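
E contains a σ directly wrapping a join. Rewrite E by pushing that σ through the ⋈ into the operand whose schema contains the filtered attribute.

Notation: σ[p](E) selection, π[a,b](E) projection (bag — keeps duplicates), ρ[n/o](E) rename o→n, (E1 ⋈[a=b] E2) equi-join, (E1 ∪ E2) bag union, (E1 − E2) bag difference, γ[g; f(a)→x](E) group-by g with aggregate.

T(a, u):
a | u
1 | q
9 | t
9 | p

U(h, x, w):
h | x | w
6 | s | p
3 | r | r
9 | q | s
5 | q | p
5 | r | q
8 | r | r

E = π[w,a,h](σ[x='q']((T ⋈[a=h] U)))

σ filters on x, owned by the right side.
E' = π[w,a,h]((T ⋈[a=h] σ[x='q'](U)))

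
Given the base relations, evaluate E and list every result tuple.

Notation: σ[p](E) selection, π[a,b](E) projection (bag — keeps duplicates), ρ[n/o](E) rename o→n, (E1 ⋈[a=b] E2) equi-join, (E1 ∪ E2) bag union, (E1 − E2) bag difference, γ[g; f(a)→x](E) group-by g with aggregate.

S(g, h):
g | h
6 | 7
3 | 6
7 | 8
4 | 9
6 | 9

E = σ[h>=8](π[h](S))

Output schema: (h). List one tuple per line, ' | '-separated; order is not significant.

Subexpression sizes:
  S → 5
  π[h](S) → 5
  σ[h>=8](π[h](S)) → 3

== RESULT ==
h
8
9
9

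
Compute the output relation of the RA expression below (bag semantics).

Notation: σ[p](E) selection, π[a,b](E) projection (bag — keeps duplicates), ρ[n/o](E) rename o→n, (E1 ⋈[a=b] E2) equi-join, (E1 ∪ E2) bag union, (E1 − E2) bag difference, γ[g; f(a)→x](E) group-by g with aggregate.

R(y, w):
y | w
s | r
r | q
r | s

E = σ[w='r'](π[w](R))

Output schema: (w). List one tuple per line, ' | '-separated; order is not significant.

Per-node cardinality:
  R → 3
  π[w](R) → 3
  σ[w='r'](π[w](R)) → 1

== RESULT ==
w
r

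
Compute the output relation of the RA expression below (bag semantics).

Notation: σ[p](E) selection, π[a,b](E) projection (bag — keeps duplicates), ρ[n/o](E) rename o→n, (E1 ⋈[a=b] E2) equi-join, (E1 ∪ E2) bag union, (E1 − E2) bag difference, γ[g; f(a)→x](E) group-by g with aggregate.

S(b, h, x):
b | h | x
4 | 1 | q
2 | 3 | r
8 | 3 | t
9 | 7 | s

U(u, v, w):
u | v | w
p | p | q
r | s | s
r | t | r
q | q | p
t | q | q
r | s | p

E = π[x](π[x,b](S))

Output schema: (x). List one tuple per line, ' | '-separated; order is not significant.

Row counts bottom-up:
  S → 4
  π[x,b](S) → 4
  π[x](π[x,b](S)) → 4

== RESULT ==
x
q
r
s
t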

--

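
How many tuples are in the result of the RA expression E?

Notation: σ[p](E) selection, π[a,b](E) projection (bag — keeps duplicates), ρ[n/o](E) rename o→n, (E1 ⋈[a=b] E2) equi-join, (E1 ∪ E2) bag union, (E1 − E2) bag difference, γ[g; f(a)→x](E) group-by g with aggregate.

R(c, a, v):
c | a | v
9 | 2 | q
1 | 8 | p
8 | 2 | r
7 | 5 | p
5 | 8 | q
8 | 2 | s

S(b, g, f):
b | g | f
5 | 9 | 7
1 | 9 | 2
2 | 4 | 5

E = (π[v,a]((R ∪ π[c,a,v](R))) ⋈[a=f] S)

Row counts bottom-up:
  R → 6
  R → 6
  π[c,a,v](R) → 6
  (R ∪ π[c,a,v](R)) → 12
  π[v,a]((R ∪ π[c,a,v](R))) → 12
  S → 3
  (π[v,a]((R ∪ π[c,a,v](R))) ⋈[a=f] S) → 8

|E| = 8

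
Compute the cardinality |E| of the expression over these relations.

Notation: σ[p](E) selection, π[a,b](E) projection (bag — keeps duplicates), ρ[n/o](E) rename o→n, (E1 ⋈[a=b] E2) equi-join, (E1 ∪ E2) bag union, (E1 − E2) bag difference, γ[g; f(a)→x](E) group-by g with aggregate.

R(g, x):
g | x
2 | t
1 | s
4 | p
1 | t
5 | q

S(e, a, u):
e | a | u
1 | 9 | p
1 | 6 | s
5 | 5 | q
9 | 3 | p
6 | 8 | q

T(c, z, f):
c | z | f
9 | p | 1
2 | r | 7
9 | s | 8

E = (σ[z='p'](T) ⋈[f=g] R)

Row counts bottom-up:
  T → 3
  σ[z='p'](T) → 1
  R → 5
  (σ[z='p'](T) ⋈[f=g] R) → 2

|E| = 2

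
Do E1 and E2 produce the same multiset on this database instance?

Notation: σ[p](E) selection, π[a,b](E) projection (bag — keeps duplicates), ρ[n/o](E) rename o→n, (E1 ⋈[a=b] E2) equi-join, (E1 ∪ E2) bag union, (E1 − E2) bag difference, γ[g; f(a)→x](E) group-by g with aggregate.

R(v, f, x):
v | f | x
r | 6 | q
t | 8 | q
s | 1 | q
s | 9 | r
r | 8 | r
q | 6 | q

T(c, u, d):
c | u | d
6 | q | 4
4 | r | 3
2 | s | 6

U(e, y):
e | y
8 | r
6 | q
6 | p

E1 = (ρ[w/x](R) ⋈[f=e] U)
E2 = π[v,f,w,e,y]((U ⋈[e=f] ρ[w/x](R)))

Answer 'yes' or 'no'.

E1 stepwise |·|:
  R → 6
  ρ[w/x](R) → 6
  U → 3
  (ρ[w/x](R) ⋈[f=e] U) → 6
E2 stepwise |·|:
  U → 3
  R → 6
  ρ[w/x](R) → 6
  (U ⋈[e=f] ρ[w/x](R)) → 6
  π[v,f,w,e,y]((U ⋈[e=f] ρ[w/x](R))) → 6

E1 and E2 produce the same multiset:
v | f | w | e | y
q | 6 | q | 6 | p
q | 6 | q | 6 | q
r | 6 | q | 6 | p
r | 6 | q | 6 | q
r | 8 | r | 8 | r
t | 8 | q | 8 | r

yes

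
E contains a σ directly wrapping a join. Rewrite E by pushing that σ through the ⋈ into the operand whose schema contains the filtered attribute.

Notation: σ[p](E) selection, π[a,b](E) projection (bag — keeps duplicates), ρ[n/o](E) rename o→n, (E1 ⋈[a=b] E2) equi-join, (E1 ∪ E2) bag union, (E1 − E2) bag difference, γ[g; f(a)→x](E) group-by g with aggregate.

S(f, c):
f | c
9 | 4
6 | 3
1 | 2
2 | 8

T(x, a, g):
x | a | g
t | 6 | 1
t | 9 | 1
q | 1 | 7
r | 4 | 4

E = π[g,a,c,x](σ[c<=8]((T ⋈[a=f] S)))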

### About this task
With the line holding "Do E1 and E2" as the first and the line holding "E1 = (ρ[w/x](R) ⋈[f=e] U)" as the last, please transcribe exactly the lines of the material above in that range and nothing else.

### Task answer
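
Do E1 and E2 produce the same multiset on this database instance?

Notation: σ[p](E) selection, π[a,b](E) projection (bag — keeps duplicates), ρ[n/o](E) rename o→n, (E1 ⋈[a=b] E2) equi-join, (E1 ∪ E2) bag union, (E1 − E2) bag difference, γ[g; f(a)→x](E) group-by g with aggregate.

R(v, f, x):
v | f | x
r | 6 | q
t | 8 | q
s | 1 | q
s | 9 | r
r | 8 | r
q | 6 | q

T(c, u, d):
c | u | d
6 | q | 4
4 | r | 3
2 | s | 6

U(e, y):
e | y
8 | r
6 | q
6 | p

E1 = (ρ[w/x](R) ⋈[f=e] U)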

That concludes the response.